*To do*. Copy out, exactly as written, only the line containing "Market demand: Q" and the lines after it through the end of the records.

*Data for this exercise*.
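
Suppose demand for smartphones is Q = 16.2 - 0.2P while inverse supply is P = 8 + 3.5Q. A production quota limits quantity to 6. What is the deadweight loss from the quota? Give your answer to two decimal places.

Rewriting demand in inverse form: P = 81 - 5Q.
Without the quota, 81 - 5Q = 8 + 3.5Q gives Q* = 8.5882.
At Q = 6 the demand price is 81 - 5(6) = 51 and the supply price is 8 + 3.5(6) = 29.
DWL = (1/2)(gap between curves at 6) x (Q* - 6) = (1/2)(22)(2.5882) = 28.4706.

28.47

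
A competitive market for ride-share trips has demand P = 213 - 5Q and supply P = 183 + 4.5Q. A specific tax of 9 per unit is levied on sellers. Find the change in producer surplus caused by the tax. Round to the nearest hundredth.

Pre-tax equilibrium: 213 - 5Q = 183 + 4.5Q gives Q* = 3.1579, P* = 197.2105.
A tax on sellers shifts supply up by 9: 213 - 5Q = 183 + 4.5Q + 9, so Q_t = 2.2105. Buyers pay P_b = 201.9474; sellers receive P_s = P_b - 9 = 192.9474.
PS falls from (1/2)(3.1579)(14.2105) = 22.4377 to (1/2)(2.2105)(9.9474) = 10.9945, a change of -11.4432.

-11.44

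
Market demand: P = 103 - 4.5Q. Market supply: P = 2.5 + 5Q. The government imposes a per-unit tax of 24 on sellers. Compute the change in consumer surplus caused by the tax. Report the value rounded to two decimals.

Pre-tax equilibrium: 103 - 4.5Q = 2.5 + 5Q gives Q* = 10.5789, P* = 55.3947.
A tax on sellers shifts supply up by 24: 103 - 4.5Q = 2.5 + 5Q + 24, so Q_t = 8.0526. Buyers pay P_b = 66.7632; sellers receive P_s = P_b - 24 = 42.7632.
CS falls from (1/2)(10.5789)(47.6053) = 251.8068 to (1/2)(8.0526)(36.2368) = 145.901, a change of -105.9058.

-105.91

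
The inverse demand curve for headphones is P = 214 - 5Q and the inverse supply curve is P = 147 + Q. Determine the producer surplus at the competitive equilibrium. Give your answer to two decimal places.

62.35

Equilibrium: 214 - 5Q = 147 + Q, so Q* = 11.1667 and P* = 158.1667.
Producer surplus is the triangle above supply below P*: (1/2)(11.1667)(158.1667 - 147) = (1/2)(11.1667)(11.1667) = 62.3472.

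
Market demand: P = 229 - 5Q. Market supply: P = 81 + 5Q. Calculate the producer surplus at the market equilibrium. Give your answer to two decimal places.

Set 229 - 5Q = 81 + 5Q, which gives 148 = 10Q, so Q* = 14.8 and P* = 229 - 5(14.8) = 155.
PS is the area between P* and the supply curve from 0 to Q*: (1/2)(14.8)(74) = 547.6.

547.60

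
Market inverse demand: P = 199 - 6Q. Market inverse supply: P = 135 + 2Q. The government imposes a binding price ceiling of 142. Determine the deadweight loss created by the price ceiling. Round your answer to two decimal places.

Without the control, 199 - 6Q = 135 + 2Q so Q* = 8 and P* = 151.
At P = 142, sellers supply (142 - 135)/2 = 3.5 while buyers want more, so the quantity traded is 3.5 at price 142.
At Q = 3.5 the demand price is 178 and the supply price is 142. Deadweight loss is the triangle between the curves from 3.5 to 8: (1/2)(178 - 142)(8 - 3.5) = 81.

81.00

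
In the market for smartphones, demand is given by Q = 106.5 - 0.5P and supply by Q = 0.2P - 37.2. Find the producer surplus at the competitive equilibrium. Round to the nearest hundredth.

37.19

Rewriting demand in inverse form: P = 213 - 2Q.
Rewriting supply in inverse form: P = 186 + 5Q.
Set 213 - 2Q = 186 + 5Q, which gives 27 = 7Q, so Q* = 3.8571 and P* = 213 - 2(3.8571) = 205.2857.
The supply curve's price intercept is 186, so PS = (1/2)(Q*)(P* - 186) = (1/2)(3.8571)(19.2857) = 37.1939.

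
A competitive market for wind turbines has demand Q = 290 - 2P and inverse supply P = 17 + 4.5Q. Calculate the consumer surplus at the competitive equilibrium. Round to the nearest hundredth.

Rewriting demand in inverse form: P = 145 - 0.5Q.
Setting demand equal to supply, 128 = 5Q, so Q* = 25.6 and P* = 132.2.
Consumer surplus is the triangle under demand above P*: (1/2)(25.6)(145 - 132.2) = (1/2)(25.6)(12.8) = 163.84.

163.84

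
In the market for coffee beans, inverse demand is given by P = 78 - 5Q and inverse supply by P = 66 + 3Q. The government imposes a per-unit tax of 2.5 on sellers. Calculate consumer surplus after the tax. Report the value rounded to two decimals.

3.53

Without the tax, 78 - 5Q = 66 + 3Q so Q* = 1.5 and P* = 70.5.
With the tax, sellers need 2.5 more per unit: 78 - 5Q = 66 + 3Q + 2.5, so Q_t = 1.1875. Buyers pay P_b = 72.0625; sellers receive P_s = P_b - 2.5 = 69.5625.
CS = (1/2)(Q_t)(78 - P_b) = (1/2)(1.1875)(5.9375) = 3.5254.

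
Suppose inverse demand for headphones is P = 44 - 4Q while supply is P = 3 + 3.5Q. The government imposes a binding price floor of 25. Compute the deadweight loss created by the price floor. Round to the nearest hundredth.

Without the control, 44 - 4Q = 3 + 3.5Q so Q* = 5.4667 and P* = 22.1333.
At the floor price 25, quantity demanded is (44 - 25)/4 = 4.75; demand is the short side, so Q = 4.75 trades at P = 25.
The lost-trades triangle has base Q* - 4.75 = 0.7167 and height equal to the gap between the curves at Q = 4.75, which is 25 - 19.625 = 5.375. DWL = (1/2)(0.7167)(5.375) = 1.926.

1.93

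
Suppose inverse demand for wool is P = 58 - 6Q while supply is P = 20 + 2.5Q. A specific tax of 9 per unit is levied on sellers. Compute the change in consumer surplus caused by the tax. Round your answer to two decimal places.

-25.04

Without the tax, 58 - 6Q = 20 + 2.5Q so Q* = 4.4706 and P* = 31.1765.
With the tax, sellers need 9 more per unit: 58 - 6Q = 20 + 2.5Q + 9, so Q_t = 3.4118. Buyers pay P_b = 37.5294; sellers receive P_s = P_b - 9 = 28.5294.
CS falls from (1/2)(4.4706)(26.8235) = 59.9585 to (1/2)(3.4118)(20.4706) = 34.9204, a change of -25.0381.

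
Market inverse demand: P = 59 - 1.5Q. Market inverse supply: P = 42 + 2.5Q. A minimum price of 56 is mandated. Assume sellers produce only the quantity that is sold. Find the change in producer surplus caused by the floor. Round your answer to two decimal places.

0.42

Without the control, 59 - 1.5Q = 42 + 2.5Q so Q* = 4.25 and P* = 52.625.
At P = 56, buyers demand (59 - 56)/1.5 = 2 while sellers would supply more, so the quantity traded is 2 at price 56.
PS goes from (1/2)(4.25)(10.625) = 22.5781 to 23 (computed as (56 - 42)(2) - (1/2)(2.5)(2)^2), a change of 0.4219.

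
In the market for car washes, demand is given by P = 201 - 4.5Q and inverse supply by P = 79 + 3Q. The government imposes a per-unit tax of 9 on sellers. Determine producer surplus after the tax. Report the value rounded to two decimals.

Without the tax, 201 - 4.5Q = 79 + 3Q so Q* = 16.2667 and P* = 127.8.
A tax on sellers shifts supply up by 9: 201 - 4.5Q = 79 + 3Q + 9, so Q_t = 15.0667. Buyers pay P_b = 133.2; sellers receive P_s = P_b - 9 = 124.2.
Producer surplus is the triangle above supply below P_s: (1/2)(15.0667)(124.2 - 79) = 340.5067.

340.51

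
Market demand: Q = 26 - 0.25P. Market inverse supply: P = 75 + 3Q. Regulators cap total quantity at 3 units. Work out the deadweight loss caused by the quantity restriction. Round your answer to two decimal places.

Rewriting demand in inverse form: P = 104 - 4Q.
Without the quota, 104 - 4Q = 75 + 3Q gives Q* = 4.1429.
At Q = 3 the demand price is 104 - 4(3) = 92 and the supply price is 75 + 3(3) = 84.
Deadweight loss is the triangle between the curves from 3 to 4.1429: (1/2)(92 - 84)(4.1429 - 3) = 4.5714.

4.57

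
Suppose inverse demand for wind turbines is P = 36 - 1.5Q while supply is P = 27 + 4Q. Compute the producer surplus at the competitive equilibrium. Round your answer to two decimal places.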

*Task result*.
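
Market demand: Q = 26 - 0.25P. Market inverse supply: P = 75 + 3Q. Regulators cap total quantity at 3 units. Work out the deadweight loss caused by the quantity restriction. Round your answer to two decimal places.

Rewriting demand in inverse form: P = 104 - 4Q.
Without the quota, 104 - 4Q = 75 + 3Q gives Q* = 4.1429.
At Q = 3 the demand price is 104 - 4(3) = 92 and the supply price is 75 + 3(3) = 84.
Deadweight loss is the triangle between the curves from 3 to 4.1429: (1/2)(92 - 84)(4.1429 - 3) = 4.5714.

4.57

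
Suppose inverse demand for wind turbines is P = 36 - 1.5Q while supply is P = 27 + 4Q. Compute the producer surplus at the competitive equilibrium. Round your answer to two decimal places.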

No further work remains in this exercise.